TASK TO COMPLETE: For each record that follows, write out an identical copy.
===== PROVIDED RECORDS =====
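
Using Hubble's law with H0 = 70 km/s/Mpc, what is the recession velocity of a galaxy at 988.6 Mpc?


v = H0 * d = 70 * 988.6 = 69202.0

69202.0 km/s


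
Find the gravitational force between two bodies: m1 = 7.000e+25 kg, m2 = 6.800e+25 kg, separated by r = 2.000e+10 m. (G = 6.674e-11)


F = G*m1*m2/r^2 = 6.674e-11 * 7.000e+25 * 6.800e+25 / (2.000e+10)^2 = 6.674e-11 * 4.760e+51 / 4.000e+20 = 7.942e+20

7.942e+20 N


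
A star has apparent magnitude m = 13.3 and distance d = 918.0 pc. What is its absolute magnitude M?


M = m - 5*log10(d) + 5 = 13.3 - 5*log10(918.0) + 5 = 3.4858

3.4858


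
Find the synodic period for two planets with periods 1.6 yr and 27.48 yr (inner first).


1/P_syn = |1/P1 - 1/P2| = |1/1.6 - 1/27.48| => P_syn = 1.6989

1.6989 years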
=====
ANSWER TO THE EXERCISE:
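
Using Hubble's law with H0 = 70 km/s/Mpc, what is the recession velocity of a galaxy at 988.6 Mpc?


v = H0 * d = 70 * 988.6 = 69202.0

69202.0 km/s


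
Find the gravitational force between two bodies: m1 = 7.000e+25 kg, m2 = 6.800e+25 kg, separated by r = 2.000e+10 m. (G = 6.674e-11)


F = G*m1*m2/r^2 = 6.674e-11 * 7.000e+25 * 6.800e+25 / (2.000e+10)^2 = 6.674e-11 * 4.760e+51 / 4.000e+20 = 7.942e+20

7.942e+20 N


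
A star has apparent magnitude m = 13.3 and distance d = 918.0 pc. What is its absolute magnitude M?


M = m - 5*log10(d) + 5 = 13.3 - 5*log10(918.0) + 5 = 3.4858

3.4858


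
Find the synodic period for two planets with periods 1.6 yr and 27.48 yr (inner first).


1/P_syn = |1/P1 - 1/P2| = |1/1.6 - 1/27.48| => P_syn = 1.6989

1.6989 years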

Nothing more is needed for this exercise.